→ Records to process:

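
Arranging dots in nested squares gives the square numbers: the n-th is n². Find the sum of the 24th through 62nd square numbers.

Σ_{i=24}^{62} i² = 81375 − 4324 = 77051.

77051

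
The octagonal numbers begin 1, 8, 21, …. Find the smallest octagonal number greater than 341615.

342056

Solve n(3n−2) > 341615 for integer n.
The largest n with value ≤ 341615 is 337 (since 340033 ≤ 341615 < 342056), so the first above is n = 338, value 342056.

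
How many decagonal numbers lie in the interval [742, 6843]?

28

The n-th decagonal number is n(4n−3).
Smallest index with value ≥ 742: n = 14 (giving 742).
Largest index with value ≤ 6843: n = 41 (giving 6601).
Indices 14 through 41: 28 terms.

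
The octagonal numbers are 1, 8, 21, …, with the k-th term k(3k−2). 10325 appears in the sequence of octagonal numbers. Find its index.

Set n(3n−2) = 10325, giving 3n² − 2n − 10325 = 0.
The discriminant is 4 + 12·10325 = 123904, and √123904 = 352.
So n = (2 + 352) / 6 = 354/6 = 59.

59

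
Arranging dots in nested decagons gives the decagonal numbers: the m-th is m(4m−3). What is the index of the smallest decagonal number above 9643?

Solve n(4n−3) > 9643 for integer n.
The largest n with value ≤ 9643 is 49 (since 9457 ≤ 9643 < 9850), so the first above is n = 50, value 9850.

50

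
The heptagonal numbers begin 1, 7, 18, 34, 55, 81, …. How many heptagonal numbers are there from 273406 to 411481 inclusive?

76

The n-th heptagonal number is n(5n−3)/2.
Smallest index with value ≥ 273406: n = 331 (giving 273406).
Largest index with value ≤ 411481: n = 406 (giving 411481).
Indices 331 through 406: 76 terms.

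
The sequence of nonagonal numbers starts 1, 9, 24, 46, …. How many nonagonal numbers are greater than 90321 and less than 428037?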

→ Problem to solve: Nothing but the lines from the line containing "The heptagonal numbers" through the final line of the entries should appear in your answer, copied exactly.

→ Output of the exercise:
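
The heptagonal numbers begin 1, 7, 18, 34, 55, 81, …. How many heptagonal numbers are there from 273406 to 411481 inclusive?

76

The n-th heptagonal number is n(5n−3)/2.
Smallest index with value ≥ 273406: n = 331 (giving 273406).
Largest index with value ≤ 411481: n = 406 (giving 411481).
Indices 331 through 406: 76 terms.

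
The sequence of nonagonal numbers starts 1, 9, 24, 46, …. How many nonagonal numbers are greater than 90321 and less than 428037?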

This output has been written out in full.